### The task
Take every line of the material below that includes the string "Show" and copy it out.

::::

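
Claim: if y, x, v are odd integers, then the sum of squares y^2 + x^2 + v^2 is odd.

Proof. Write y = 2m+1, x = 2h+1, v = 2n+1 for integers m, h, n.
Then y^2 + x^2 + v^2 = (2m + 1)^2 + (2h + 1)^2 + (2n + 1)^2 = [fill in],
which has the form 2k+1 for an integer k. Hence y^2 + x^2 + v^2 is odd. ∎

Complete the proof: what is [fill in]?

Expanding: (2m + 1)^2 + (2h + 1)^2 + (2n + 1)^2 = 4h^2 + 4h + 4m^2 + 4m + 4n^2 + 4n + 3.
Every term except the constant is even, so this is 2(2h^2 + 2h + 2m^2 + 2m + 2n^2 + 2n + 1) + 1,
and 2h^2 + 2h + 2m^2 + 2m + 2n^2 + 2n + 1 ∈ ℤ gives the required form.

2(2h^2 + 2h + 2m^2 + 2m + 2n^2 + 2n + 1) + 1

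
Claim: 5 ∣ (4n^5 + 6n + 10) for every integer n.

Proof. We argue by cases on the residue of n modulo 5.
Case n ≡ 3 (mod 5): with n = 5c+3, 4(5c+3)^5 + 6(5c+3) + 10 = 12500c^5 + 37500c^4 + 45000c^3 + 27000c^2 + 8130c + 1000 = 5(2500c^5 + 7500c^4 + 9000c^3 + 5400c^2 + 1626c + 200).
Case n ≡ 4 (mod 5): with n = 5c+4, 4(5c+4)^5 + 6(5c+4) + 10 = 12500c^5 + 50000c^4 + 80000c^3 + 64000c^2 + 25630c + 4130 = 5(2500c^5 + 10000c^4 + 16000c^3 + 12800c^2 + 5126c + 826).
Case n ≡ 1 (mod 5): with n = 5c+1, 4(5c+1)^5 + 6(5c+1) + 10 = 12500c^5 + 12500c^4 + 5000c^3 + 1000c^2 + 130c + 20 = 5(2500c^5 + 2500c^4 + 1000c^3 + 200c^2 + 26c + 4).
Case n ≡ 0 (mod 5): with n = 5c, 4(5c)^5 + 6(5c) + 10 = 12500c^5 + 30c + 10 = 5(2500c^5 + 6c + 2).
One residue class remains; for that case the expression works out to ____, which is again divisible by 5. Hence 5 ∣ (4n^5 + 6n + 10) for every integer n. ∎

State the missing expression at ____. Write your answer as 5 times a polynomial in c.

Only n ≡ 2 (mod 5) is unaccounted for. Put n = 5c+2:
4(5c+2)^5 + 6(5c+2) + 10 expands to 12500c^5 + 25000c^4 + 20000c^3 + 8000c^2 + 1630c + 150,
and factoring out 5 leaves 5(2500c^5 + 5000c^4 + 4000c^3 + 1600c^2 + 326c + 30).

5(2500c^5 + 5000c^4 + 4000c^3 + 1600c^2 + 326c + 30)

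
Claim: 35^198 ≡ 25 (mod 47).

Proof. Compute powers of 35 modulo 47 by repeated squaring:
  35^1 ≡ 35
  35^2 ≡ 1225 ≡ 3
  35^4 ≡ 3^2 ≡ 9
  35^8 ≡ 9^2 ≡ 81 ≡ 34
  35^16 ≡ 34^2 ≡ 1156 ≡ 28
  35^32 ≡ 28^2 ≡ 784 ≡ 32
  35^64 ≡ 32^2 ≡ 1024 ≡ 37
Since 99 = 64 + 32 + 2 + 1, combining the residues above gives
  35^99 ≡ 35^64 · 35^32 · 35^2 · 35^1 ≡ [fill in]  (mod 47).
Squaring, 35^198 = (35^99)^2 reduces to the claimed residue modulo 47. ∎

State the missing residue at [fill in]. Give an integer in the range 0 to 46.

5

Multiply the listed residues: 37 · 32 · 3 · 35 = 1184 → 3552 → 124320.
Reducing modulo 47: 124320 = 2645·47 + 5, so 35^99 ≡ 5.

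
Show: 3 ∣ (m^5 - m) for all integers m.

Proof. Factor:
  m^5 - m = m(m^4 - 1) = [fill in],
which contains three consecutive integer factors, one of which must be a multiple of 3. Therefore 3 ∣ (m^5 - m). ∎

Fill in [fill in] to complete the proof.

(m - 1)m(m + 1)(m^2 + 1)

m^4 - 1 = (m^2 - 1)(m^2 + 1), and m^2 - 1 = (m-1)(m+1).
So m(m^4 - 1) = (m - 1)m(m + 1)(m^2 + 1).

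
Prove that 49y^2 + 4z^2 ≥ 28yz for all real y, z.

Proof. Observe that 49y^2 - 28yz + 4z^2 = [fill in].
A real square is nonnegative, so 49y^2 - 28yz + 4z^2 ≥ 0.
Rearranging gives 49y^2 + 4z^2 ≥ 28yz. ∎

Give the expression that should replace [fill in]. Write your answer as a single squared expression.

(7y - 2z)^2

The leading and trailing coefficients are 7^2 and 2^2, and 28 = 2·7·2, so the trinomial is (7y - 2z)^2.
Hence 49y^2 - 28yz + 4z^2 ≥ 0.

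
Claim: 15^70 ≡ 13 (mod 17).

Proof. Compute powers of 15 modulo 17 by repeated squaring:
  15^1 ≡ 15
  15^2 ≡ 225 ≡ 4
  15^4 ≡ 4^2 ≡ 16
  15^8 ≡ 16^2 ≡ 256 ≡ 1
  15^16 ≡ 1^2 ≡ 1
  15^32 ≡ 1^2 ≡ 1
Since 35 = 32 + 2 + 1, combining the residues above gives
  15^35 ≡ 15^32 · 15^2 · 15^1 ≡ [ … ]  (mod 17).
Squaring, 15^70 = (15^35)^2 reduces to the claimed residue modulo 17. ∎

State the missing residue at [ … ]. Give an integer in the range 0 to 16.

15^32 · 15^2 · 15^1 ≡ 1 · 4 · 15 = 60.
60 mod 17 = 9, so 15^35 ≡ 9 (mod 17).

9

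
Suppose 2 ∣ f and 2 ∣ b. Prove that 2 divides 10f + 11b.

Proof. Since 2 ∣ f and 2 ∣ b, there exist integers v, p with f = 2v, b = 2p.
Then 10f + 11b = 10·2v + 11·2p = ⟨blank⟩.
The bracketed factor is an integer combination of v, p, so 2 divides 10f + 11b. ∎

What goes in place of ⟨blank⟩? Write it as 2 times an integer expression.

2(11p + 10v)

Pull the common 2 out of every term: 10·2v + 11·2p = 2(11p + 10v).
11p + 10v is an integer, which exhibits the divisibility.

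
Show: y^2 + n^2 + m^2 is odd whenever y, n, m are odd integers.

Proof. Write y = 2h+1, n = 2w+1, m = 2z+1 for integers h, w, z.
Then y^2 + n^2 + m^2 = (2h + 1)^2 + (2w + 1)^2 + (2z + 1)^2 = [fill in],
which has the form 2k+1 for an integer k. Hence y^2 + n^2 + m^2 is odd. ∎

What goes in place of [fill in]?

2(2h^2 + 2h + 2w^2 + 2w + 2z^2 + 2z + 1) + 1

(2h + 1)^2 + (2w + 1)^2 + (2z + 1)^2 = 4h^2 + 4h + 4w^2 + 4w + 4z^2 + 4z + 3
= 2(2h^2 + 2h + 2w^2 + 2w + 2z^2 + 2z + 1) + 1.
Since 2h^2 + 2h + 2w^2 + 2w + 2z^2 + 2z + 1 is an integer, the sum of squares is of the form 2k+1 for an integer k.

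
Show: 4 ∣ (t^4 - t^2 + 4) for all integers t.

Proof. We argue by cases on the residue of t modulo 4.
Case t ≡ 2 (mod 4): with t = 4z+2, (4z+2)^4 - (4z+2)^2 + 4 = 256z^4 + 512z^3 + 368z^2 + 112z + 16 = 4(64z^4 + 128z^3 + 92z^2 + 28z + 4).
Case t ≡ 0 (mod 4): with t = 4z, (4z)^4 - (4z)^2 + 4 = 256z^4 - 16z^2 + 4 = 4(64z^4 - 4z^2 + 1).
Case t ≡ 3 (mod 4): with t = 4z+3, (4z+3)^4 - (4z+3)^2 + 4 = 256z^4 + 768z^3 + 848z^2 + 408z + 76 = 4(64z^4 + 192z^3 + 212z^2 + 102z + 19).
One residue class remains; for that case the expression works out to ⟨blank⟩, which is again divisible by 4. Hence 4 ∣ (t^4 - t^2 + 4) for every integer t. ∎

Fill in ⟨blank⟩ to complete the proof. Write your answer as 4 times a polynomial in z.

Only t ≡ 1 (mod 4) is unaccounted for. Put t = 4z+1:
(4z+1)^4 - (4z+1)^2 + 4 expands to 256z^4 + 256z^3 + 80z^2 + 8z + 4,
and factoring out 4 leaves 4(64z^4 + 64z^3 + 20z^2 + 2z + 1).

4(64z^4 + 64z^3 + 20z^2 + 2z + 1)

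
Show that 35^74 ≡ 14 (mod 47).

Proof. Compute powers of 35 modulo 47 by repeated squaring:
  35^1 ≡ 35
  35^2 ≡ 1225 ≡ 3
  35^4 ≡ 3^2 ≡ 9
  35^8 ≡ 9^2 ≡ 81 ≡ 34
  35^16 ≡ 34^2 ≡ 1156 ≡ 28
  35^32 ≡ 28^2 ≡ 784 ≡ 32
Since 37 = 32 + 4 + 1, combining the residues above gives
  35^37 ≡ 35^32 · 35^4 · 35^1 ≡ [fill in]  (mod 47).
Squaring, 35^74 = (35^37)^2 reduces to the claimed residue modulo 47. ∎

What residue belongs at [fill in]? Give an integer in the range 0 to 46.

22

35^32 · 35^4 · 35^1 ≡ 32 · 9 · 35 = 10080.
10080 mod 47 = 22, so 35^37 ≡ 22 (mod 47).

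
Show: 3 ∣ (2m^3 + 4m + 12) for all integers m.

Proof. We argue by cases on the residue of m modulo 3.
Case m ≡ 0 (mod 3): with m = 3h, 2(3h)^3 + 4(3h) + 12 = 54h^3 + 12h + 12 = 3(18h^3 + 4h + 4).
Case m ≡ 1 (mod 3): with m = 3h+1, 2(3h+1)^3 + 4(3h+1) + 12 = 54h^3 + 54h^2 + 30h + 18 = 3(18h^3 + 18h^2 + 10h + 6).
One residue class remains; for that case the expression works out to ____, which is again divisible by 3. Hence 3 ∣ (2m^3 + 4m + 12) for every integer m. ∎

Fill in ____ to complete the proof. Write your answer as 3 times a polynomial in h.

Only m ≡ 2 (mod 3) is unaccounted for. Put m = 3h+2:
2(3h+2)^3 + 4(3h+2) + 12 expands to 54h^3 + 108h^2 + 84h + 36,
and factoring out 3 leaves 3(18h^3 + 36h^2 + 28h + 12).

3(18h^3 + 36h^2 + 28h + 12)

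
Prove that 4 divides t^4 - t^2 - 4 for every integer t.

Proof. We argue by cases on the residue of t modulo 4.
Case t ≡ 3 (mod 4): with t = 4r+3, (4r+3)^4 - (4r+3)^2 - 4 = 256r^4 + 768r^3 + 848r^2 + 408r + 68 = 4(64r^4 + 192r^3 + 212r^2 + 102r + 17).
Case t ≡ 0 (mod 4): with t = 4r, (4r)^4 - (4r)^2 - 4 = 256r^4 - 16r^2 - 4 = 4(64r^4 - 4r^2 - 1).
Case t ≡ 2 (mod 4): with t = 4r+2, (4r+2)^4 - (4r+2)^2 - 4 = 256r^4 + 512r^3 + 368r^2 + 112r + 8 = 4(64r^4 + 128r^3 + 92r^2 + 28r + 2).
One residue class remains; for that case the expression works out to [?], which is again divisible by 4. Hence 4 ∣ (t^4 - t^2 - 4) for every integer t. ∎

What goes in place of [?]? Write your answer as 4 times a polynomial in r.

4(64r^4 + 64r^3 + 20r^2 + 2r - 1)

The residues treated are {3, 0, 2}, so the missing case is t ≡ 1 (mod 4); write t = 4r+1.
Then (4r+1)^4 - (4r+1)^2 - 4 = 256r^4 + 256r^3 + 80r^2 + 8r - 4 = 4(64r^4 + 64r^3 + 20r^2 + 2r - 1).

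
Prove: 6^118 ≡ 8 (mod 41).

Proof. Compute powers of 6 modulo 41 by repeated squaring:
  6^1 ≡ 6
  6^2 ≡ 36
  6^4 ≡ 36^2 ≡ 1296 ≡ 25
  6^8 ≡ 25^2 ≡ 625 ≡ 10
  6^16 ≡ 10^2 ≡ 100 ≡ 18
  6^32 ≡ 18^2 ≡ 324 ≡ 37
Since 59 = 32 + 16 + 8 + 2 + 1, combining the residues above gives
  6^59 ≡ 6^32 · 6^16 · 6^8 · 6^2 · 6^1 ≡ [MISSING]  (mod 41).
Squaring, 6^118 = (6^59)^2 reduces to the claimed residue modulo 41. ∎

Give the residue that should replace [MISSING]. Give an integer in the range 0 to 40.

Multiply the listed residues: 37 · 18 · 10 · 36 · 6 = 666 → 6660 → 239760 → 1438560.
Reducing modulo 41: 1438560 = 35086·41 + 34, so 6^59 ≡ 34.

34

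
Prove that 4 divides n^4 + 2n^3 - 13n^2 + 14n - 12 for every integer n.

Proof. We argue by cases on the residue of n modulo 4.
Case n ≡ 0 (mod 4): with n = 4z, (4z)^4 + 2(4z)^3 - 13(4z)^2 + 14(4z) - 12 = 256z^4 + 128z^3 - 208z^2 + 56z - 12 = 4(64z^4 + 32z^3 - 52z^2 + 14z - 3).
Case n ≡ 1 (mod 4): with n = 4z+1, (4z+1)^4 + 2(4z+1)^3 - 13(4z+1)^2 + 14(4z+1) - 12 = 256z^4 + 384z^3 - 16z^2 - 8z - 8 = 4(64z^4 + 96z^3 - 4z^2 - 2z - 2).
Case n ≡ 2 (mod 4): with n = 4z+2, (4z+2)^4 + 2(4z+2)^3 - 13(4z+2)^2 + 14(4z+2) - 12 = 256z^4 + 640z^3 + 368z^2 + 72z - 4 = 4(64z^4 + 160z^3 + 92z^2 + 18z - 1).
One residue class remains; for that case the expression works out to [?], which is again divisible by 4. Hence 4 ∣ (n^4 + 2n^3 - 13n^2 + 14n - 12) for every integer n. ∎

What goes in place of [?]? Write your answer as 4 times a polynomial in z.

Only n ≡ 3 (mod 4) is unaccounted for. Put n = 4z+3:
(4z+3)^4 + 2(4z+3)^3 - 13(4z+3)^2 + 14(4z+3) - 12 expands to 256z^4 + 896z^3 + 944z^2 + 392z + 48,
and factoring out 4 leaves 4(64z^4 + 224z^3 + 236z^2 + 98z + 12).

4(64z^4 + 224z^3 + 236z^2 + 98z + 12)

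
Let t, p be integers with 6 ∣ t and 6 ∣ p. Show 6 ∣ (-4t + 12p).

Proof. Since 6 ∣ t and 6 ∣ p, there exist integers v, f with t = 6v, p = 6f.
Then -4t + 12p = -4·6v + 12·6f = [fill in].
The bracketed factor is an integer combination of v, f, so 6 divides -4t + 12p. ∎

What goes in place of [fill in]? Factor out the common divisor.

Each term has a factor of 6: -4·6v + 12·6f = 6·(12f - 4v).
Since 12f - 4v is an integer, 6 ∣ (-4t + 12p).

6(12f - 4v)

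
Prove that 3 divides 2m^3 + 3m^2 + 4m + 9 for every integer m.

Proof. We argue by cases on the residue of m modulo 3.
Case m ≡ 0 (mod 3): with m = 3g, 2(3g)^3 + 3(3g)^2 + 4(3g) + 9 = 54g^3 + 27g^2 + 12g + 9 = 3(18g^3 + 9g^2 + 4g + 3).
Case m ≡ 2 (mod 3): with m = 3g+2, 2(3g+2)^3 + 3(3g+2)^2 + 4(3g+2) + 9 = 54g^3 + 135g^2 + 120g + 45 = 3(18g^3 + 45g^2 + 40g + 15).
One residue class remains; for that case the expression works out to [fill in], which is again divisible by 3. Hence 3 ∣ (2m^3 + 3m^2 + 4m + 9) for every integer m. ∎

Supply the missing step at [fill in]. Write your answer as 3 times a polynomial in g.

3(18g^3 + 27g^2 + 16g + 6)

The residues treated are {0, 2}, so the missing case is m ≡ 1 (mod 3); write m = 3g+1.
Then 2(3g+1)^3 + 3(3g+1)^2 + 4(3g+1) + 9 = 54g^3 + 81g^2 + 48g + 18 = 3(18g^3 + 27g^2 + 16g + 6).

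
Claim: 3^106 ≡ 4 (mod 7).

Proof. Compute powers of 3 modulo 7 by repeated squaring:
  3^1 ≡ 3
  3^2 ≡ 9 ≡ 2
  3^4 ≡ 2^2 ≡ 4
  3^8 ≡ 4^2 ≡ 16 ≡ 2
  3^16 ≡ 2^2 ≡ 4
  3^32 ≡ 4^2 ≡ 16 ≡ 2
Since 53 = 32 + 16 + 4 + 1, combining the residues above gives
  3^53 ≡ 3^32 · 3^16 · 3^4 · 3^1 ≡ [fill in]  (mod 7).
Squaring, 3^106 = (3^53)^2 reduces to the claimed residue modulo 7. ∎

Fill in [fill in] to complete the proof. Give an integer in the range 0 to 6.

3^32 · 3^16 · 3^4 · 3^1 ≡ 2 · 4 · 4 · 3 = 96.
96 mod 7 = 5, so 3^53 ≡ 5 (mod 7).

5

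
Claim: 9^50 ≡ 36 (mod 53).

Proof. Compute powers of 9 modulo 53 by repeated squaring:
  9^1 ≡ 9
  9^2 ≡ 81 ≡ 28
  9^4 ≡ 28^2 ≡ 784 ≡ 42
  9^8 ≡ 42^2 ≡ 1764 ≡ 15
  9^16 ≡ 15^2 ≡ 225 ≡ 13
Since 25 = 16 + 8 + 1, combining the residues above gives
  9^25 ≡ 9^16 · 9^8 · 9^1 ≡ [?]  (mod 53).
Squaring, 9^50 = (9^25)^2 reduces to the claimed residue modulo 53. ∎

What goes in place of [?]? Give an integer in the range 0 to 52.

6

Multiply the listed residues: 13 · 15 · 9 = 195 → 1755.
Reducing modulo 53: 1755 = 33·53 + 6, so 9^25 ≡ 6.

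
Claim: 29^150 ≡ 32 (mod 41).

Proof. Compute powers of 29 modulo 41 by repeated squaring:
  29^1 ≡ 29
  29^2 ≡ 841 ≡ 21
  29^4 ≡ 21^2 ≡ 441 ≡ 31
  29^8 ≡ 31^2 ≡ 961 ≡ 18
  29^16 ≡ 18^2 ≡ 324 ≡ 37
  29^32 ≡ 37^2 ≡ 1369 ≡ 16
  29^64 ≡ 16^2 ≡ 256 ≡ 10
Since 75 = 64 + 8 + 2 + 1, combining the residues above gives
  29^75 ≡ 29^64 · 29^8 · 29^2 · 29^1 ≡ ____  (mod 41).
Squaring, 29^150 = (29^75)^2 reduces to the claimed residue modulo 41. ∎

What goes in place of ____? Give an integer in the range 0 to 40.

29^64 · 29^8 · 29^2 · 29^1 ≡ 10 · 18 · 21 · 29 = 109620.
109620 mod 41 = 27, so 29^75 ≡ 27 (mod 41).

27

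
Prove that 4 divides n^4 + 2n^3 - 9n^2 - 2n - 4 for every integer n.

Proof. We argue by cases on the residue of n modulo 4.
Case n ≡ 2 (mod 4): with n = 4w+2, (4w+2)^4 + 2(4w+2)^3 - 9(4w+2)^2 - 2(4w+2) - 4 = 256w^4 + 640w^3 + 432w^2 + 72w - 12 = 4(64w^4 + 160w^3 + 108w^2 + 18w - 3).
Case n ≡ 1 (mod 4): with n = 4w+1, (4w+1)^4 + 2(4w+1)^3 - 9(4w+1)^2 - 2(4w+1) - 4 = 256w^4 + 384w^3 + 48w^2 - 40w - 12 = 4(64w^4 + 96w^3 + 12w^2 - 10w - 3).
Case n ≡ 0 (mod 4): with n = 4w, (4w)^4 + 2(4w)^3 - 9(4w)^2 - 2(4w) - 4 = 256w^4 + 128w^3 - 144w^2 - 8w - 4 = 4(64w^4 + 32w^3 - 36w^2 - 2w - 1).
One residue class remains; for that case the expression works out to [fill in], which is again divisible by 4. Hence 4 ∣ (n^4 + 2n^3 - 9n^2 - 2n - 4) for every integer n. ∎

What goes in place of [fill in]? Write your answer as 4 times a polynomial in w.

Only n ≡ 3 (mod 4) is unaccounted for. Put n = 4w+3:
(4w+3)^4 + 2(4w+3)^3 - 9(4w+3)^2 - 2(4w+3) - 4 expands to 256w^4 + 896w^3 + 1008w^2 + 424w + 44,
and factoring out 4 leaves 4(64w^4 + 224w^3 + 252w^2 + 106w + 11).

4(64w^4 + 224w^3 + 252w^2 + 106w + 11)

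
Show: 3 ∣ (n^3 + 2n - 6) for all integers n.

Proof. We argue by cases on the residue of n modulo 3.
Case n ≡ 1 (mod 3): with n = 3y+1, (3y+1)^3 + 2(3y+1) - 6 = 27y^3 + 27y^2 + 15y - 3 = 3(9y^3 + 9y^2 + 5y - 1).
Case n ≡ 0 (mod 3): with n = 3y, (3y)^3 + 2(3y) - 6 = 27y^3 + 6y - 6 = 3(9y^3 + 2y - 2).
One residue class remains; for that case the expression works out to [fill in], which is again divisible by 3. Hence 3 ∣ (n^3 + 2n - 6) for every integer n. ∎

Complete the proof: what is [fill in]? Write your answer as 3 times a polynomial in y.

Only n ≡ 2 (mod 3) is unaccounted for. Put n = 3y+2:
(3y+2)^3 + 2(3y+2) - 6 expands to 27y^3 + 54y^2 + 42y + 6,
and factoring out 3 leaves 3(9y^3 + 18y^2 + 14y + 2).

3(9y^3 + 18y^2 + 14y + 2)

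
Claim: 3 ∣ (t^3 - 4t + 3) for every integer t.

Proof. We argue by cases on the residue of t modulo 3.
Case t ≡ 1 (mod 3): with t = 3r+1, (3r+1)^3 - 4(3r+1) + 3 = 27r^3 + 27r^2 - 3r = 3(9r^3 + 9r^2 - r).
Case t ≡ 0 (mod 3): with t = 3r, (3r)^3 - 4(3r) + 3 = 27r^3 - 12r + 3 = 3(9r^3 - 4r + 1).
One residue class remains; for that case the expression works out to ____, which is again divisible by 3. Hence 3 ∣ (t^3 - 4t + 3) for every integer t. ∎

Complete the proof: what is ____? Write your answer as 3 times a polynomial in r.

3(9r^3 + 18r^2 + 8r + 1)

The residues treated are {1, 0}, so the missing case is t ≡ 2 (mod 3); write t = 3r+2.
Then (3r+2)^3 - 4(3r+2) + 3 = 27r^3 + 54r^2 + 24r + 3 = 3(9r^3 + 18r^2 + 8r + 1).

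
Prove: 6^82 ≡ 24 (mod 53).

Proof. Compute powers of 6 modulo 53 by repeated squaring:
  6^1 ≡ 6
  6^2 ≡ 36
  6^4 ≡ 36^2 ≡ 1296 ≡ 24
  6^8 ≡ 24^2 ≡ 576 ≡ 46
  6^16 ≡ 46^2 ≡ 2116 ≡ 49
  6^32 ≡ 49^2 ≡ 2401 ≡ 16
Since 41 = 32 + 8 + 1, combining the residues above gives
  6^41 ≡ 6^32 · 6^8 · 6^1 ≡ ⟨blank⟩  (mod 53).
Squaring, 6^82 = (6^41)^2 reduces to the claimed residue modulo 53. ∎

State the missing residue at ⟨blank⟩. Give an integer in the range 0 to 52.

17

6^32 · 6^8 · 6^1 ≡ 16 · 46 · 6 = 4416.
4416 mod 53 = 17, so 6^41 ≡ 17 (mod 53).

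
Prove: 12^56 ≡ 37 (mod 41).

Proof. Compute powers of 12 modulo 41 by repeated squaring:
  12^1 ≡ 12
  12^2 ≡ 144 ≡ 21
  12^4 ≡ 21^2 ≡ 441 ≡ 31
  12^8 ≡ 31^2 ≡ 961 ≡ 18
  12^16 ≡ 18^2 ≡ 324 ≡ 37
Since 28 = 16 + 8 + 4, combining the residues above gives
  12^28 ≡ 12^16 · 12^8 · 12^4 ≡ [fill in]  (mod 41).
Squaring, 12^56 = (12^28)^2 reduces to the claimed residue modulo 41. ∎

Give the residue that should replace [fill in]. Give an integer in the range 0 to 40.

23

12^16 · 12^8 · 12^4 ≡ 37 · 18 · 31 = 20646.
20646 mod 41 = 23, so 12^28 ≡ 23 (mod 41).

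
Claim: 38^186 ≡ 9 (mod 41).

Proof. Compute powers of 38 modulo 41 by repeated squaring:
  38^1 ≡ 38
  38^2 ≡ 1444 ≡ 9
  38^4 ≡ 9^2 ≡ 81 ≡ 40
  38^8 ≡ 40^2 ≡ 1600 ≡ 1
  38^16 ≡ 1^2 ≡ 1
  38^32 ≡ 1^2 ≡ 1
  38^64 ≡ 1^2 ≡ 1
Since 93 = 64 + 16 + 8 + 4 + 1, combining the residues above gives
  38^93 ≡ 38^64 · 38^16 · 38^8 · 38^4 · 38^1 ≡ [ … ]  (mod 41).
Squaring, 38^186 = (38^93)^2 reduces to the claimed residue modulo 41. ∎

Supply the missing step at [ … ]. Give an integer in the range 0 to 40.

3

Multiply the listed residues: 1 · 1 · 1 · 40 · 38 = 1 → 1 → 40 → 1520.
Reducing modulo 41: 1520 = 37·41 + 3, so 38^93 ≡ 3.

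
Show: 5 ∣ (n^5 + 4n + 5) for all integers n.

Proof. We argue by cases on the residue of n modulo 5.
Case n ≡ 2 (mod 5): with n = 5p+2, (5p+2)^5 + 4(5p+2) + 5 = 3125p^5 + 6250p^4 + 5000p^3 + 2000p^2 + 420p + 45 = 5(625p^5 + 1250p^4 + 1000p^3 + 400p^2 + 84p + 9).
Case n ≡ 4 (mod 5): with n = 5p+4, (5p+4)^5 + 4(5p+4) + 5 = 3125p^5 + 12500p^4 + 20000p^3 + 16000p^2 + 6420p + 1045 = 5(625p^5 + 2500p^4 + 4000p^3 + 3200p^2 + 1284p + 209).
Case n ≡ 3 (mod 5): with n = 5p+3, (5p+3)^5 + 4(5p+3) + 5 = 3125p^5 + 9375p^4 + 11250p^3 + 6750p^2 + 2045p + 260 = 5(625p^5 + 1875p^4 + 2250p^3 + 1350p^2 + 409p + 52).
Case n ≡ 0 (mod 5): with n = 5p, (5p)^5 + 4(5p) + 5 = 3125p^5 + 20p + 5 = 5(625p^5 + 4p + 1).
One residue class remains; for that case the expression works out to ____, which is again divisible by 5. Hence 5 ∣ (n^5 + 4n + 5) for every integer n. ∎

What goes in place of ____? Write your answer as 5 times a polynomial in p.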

::::

### Exercise result
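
Show: 3 ∣ (m^5 - m) for all integers m.
Show: y^2 + n^2 + m^2 is odd whenever y, n, m are odd integers.
Show: 4 ∣ (t^4 - t^2 + 4) for all integers t.
Show that 35^74 ≡ 14 (mod 47).
Show: 3 ∣ (2m^3 + 4m + 12) for all integers m.
Let t, p be integers with 6 ∣ t and 6 ∣ p. Show 6 ∣ (-4t + 12p).
Show: 3 ∣ (n^3 + 2n - 6) for all integers n.
Show: 5 ∣ (n^5 + 4n + 5) for all integers n.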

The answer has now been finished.